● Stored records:
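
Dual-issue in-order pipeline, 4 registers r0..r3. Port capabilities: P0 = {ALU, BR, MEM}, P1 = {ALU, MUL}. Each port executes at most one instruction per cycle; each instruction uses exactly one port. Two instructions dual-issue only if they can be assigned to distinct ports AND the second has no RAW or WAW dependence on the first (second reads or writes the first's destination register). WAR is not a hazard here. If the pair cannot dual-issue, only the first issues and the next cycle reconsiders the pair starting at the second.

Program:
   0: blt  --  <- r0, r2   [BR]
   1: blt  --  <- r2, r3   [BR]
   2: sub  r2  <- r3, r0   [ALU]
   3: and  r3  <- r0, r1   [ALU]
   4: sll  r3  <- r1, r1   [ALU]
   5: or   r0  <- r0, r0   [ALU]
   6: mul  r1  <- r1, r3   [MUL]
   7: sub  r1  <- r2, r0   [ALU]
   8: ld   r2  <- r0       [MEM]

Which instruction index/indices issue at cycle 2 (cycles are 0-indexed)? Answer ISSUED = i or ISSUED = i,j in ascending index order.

ISSUED = 3

#0 head=0: blt i0 no-port BR/BR
#1 head=1: blt+sub i1/i2 pair
#2 head=3: and i3 WAW r3
#3 head=4: sll+or i4/i5 pair
#4 head=6: mul i6 WAW r1
#5 head=7: sub+ld i7/i8 pair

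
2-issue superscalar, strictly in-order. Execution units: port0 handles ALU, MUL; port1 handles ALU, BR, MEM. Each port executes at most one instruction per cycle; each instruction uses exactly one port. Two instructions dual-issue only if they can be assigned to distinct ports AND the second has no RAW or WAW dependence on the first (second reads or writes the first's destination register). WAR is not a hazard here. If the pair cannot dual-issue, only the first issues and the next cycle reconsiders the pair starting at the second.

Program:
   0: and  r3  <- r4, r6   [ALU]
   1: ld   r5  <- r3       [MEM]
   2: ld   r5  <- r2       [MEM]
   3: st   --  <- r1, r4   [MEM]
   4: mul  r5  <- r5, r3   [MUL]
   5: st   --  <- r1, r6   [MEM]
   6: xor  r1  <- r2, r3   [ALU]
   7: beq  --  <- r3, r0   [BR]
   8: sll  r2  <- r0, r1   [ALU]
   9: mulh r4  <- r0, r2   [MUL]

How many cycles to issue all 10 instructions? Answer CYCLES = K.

CYCLES = 7

  cy0 -> i0 (and.ALU) RAW r3
  cy1 -> i1 (ld.MEM) no-port MEM/MEM
  cy2 -> i2 (ld.MEM) no-port MEM/MEM
  cy3 -> i3,i4 (st.MEM;mul.MUL) dual
  cy4 -> i5,i6 (st.MEM;xor.ALU) dual
  cy5 -> i7,i8 (beq.BR;sll.ALU) dual
  cy6 -> i9 (mulh.MUL) tail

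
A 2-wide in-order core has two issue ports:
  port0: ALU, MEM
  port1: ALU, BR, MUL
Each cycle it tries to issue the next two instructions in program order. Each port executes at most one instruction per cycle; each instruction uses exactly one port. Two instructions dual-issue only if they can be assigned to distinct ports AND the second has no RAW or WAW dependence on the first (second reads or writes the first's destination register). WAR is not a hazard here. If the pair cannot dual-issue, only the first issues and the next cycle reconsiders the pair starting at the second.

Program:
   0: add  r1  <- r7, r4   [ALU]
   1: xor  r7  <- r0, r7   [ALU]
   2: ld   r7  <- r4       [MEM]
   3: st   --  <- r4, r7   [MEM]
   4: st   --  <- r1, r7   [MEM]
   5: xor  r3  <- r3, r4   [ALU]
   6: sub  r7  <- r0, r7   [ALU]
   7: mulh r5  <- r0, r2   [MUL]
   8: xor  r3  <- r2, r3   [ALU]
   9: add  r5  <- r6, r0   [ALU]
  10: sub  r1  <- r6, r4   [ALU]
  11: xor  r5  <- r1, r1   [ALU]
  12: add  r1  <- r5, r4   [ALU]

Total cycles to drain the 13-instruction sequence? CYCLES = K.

CYCLES = 9

t=0 i0,i1:add xor ; pair
t=1 i2:ld ; no-port MEM/MEM
t=2 i3:st ; no-port MEM/MEM
t=3 i4,i5:st xor ; pair
t=4 i6,i7:sub mulh ; pair
t=5 i8,i9:xor add ; pair
t=6 i10:sub ; RAW r1
t=7 i11:xor ; RAW r5
t=8 i12:add ; tail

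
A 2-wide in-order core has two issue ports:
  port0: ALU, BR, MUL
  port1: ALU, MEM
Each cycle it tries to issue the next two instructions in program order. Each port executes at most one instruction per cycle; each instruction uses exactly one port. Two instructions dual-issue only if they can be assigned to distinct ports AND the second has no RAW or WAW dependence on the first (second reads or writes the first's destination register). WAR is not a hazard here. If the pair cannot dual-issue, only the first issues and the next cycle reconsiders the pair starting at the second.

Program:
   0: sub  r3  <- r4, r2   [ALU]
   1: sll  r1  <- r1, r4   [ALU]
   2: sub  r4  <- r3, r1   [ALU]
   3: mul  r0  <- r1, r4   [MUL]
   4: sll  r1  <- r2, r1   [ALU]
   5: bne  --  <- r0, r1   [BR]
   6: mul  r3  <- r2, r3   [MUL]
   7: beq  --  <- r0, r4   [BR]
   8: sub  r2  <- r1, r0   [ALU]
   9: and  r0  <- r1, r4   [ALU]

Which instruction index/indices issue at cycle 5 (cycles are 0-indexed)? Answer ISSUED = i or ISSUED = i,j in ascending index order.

  cy0 -> i0+i1 (sub.ALU+sll.ALU) dual
  cy1 -> i2 (sub.ALU) RAW r4
  cy2 -> i3+i4 (mul.MUL+sll.ALU) dual
  cy3 -> i5 (bne.BR) no-port BR/MUL
  cy4 -> i6 (mul.MUL) no-port MUL/BR
  cy5 -> i7+i8 (beq.BR+sub.ALU) dual
  cy6 -> i9 (and.ALU) tail

ISSUED = 7,8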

● PROBLEM DESCRIPTION: Provide a verbatim copy of all the entries.

● RESPONSE:
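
Dual-issue in-order pipeline, 4 registers r0..r3. Port capabilities: P0 = {ALU, BR, MEM}, P1 = {ALU, MUL}. Each port executes at most one instruction per cycle; each instruction uses exactly one port. Two instructions dual-issue only if they can be assigned to distinct ports AND the second has no RAW or WAW dependence on the first (second reads or writes the first's destination register). WAR is not a hazard here. If the pair cannot dual-issue, only the first issues and the next cycle reconsiders the pair starting at the second.

Program:
   0: blt  --  <- r0, r2   [BR]
   1: blt  --  <- r2, r3   [BR]
   2: sub  r2  <- r3, r0   [ALU]
   3: and  r3  <- r0, r1   [ALU]
   4: sll  r3  <- r1, r1   [ALU]
   5: or   r0  <- r0, r0   [ALU]
   6: mul  r1  <- r1, r3   [MUL]
   7: sub  r1  <- r2, r0   [ALU]
   8: ld   r2  <- r0       [MEM]

Which instruction index/indices issue at cycle 2 (cycles are 0-indexed)? Answer ISSUED = i or ISSUED = i,j in ascending index order.

ISSUED = 3

#0 head=0: blt i0 no-port BR/BR
#1 head=1: blt+sub i1/i2 pair
#2 head=3: and i3 WAW r3
#3 head=4: sll+or i4/i5 pair
#4 head=6: mul i6 WAW r1
#5 head=7: sub+ld i7/i8 pair

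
2-issue superscalar, strictly in-order. Execution units: port0 handles ALU, MUL; port1 handles ALU, BR, MEM. Each port executes at most one instruction per cycle; each instruction uses exactly one port. Two instructions dual-issue only if they can be assigned to distinct ports AND the second has no RAW or WAW dependence on the first (second reads or writes the first's destination register). WAR is not a hazard here. If the pair cannot dual-issue, only the first issues and the next cycle reconsiders the pair starting at the second.

Program:
   0: and  r3  <- r4, r6   [ALU]
   1: ld   r5  <- r3       [MEM]
   2: ld   r5  <- r2       [MEM]
   3: st   --  <- r1, r4   [MEM]
   4: mul  r5  <- r5, r3   [MUL]
   5: st   --  <- r1, r6   [MEM]
   6: xor  r1  <- r2, r3   [ALU]
   7: beq  --  <- r3, r0   [BR]
   8: sll  r2  <- r0, r1   [ALU]
   9: mulh r4  <- r0, r2   [MUL]

How many cycles to issue all 10 instructions? Answer CYCLES = K.

CYCLES = 7

  cy0 -> i0 (and.ALU) RAW r3
  cy1 -> i1 (ld.MEM) no-port MEM/MEM
  cy2 -> i2 (ld.MEM) no-port MEM/MEM
  cy3 -> i3,i4 (st.MEM;mul.MUL) dual
  cy4 -> i5,i6 (st.MEM;xor.ALU) dual
  cy5 -> i7,i8 (beq.BR;sll.ALU) dual
  cy6 -> i9 (mulh.MUL) tail

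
A 2-wide in-order core has two issue ports:
  port0: ALU, MEM
  port1: ALU, BR, MUL
Each cycle it tries to issue the next two instructions in program order. Each port executes at most one instruction per cycle; each instruction uses exactly one port. Two instructions dual-issue only if they can be assigned to distinct ports AND the second has no RAW or WAW dependence on the first (second reads or writes the first's destination register). WAR is not a hazard here. If the pair cannot dual-issue, only the first issues and the next cycle reconsiders the pair starting at the second.

Program:
   0: add  r1  <- r7, r4   [ALU]
   1: xor  r7  <- r0, r7   [ALU]
   2: ld   r7  <- r4       [MEM]
   3: st   --  <- r4, r7   [MEM]
   4: st   --  <- r1, r7   [MEM]
   5: xor  r3  <- r3, r4   [ALU]
   6: sub  r7  <- r0, r7   [ALU]
   7: mulh r5  <- r0, r2   [MUL]
   8: xor  r3  <- r2, r3   [ALU]
   9: add  r5  <- r6, r0   [ALU]
  10: sub  r1  <- r6, r4   [ALU]
  11: xor  r5  <- r1, r1   [ALU]
  12: add  r1  <- r5, r4   [ALU]

Total cycles to drain the 13-instruction sequence? CYCLES = K.

CYCLES = 9

t=0 i0,i1:add xor ; pair
t=1 i2:ld ; no-port MEM/MEM
t=2 i3:st ; no-port MEM/MEM
t=3 i4,i5:st xor ; pair
t=4 i6,i7:sub mulh ; pair
t=5 i8,i9:xor add ; pair
t=6 i10:sub ; RAW r1
t=7 i11:xor ; RAW r5
t=8 i12:add ; tail

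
A 2-wide in-order core has two issue ports:
  port0: ALU, BR, MUL
  port1: ALU, MEM
Each cycle it tries to issue the next two instructions in program order. Each port executes at most one instruction per cycle; each instruction uses exactly one port. Two instructions dual-issue only if they can be assigned to distinct ports AND the second has no RAW or WAW dependence on the first (second reads or writes the first's destination register). WAR is not a hazard here. If the pair cannot dual-issue, only the first issues and the next cycle reconsiders the pair starting at the second.

Program:
   0: sub  r3  <- r4, r2   [ALU]
   1: sll  r1  <- r1, r4   [ALU]
   2: sub  r4  <- r3, r1   [ALU]
   3: mul  r0  <- r1, r4   [MUL]
   4: sll  r1  <- r2, r1   [ALU]
   5: bne  --  <- r0, r1   [BR]
   6: mul  r3  <- r2, r3   [MUL]
   7: beq  --  <- r0, r4   [BR]
   8: sub  r2  <- r1, r0   [ALU]
   9: and  r0  <- r1, r4   [ALU]

Which instruction index/indices issue at cycle 5 (cycles are 0-indexed)? Answer ISSUED = i or ISSUED = i,j in ascending index order.

  cy0 -> i0+i1 (sub.ALU+sll.ALU) dual
  cy1 -> i2 (sub.ALU) RAW r4
  cy2 -> i3+i4 (mul.MUL+sll.ALU) dual
  cy3 -> i5 (bne.BR) no-port BR/MUL
  cy4 -> i6 (mul.MUL) no-port MUL/BR
  cy5 -> i7+i8 (beq.BR+sub.ALU) dual
  cy6 -> i9 (and.ALU) tail

ISSUED = 7,8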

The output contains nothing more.